┌─ Record excerpts

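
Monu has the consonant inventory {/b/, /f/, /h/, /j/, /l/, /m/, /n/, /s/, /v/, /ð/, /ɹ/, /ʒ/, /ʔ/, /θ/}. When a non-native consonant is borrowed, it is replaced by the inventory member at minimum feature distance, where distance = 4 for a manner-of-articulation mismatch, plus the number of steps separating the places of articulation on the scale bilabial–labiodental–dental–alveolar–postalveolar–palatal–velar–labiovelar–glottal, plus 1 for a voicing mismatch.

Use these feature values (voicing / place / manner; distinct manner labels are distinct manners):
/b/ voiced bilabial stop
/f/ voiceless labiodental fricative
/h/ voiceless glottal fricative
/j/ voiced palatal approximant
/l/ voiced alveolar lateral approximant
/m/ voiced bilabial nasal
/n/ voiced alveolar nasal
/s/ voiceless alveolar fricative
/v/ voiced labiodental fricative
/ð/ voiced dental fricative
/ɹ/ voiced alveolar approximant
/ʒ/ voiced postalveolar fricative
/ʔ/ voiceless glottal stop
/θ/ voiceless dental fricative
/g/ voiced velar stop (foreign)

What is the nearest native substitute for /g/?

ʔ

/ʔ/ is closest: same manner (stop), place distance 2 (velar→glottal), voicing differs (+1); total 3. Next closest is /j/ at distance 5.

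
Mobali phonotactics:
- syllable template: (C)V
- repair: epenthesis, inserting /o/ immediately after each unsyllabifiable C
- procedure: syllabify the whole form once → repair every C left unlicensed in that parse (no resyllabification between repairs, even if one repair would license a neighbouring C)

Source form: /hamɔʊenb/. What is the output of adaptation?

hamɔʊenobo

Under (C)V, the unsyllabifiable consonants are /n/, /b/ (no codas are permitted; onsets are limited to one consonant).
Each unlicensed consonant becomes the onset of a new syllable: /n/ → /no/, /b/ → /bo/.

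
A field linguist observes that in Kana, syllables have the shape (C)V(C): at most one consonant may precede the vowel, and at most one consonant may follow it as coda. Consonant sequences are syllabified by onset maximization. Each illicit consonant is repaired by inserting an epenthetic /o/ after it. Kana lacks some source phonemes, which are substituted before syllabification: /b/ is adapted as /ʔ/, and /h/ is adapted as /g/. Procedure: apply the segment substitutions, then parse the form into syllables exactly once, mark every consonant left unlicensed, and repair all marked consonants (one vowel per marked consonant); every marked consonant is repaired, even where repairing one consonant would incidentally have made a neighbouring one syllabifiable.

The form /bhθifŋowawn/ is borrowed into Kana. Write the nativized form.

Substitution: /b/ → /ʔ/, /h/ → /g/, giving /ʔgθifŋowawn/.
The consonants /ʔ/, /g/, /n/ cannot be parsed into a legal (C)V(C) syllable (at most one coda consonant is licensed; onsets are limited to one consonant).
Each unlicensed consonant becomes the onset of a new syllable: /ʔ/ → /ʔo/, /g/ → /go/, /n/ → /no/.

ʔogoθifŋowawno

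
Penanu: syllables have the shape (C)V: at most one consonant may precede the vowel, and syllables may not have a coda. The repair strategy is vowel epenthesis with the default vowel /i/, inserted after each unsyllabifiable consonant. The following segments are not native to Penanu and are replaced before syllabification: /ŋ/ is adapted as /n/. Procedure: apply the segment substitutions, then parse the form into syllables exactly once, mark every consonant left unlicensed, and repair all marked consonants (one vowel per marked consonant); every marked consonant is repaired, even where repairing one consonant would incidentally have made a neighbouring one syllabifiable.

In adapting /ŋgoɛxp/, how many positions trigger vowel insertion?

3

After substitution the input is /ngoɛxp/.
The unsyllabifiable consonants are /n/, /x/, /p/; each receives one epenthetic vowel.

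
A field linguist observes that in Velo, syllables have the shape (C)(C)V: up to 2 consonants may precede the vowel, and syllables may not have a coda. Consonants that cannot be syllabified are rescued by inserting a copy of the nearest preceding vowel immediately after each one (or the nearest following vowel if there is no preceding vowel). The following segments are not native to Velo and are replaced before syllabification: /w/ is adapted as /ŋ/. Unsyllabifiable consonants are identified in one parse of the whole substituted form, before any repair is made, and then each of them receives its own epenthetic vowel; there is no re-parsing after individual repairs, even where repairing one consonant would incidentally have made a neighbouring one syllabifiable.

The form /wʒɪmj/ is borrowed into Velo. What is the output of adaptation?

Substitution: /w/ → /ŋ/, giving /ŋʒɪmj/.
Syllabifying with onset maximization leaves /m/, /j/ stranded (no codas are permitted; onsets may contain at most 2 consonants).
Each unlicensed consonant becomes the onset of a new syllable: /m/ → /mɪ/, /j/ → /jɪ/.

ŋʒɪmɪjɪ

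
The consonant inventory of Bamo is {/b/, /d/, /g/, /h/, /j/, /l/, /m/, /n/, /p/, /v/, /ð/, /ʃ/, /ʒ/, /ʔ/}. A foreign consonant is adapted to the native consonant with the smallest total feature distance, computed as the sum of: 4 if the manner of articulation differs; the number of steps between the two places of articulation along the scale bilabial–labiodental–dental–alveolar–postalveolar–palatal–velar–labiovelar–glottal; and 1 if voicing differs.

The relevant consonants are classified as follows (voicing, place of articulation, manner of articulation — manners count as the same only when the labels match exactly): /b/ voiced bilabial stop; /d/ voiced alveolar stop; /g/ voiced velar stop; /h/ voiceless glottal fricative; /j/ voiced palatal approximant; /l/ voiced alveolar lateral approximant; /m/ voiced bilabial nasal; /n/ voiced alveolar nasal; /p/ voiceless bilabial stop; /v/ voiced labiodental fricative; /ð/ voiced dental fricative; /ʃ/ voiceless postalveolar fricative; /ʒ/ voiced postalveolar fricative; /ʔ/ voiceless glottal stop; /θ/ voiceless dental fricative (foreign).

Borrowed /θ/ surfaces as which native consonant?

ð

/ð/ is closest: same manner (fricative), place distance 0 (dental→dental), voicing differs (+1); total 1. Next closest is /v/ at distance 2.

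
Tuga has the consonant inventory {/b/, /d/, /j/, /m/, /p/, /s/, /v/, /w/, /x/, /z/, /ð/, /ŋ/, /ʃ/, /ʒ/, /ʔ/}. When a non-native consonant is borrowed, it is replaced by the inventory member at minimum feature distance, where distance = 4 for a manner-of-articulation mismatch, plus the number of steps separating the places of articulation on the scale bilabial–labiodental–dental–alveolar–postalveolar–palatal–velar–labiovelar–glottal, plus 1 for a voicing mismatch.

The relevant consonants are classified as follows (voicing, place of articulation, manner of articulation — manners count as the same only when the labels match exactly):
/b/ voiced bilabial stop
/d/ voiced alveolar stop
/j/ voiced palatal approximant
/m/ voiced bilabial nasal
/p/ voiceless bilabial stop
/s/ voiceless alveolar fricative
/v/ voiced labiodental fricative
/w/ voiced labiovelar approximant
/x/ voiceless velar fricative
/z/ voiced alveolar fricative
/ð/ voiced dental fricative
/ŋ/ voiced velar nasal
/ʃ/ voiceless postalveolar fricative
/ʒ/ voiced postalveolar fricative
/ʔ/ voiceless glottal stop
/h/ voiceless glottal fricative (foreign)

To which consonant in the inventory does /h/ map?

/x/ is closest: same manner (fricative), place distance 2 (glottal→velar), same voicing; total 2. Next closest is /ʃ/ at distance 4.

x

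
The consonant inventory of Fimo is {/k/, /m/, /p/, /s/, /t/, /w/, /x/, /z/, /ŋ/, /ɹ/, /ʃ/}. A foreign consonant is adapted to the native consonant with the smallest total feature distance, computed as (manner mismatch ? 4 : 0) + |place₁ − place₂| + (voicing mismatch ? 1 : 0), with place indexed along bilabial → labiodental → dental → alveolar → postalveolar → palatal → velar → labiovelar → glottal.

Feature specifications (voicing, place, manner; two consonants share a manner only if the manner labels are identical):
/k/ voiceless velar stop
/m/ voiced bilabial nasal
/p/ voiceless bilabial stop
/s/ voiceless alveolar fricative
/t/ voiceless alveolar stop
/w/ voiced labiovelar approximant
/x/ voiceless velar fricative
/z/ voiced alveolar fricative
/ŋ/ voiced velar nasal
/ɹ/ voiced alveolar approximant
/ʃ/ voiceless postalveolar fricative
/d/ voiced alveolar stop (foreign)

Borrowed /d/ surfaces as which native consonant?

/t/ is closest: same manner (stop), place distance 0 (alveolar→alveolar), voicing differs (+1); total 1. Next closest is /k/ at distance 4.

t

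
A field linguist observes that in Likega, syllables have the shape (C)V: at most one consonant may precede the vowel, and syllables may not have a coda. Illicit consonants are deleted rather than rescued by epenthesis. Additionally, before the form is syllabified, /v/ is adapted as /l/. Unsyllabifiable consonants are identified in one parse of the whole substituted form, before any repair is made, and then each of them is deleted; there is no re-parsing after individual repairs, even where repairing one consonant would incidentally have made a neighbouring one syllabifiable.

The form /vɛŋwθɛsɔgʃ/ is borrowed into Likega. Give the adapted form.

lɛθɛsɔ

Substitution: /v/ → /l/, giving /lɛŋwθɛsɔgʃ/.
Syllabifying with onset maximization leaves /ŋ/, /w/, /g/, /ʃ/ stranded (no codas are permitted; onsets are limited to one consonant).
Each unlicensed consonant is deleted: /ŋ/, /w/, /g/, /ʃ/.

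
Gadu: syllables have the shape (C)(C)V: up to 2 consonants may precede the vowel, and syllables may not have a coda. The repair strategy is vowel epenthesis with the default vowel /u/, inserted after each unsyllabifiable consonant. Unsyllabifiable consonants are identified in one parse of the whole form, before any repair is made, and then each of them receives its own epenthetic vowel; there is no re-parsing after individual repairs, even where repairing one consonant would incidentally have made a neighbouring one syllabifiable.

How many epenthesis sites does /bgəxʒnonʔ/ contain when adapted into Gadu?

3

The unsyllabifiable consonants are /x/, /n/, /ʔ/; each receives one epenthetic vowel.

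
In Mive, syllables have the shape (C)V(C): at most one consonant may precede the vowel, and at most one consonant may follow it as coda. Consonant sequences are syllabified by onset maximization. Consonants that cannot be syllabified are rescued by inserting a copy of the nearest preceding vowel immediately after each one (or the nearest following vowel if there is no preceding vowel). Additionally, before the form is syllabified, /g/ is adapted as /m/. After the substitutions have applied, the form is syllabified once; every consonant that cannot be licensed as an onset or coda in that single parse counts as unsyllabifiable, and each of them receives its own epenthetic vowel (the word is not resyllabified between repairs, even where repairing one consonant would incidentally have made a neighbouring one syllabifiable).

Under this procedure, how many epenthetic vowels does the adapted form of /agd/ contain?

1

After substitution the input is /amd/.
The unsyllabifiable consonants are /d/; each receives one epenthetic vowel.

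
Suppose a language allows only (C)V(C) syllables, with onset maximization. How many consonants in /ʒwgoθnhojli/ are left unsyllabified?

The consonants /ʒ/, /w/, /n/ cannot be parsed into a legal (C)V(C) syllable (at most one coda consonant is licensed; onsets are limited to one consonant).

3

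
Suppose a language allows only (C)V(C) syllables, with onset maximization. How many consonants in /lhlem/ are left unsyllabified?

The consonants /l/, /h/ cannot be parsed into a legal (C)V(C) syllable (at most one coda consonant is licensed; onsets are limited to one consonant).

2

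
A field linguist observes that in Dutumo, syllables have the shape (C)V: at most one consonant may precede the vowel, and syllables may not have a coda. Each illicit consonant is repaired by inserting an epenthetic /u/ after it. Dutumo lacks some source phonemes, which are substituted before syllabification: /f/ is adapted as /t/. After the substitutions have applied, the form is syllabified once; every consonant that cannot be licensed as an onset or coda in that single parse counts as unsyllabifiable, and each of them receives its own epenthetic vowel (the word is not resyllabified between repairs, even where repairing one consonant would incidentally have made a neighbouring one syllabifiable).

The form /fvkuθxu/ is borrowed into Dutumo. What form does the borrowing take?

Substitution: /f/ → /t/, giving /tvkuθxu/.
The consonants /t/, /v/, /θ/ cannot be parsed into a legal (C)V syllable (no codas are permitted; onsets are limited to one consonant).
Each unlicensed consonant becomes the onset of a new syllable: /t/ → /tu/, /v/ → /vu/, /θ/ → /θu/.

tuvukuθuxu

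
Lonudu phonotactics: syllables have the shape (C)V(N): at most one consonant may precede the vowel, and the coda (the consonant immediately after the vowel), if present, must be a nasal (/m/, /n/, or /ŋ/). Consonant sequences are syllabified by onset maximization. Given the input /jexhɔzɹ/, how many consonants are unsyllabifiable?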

└─

Work task
Filter the entries above and return only the lines holding "phonotactics".

Answer
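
Mobali phonotactics:
Lonudu phonotactics: syllables have the shape (C)V(N): at most one consonant may precede the vowel, and the coda (the consonant immediately after the vowel), if present, must be a nasal (/m/, /n/, or /ŋ/). Consonant sequences are syllabified by onset maximization. Given the input /jexhɔzɹ/, how many consonants are unsyllabifiable?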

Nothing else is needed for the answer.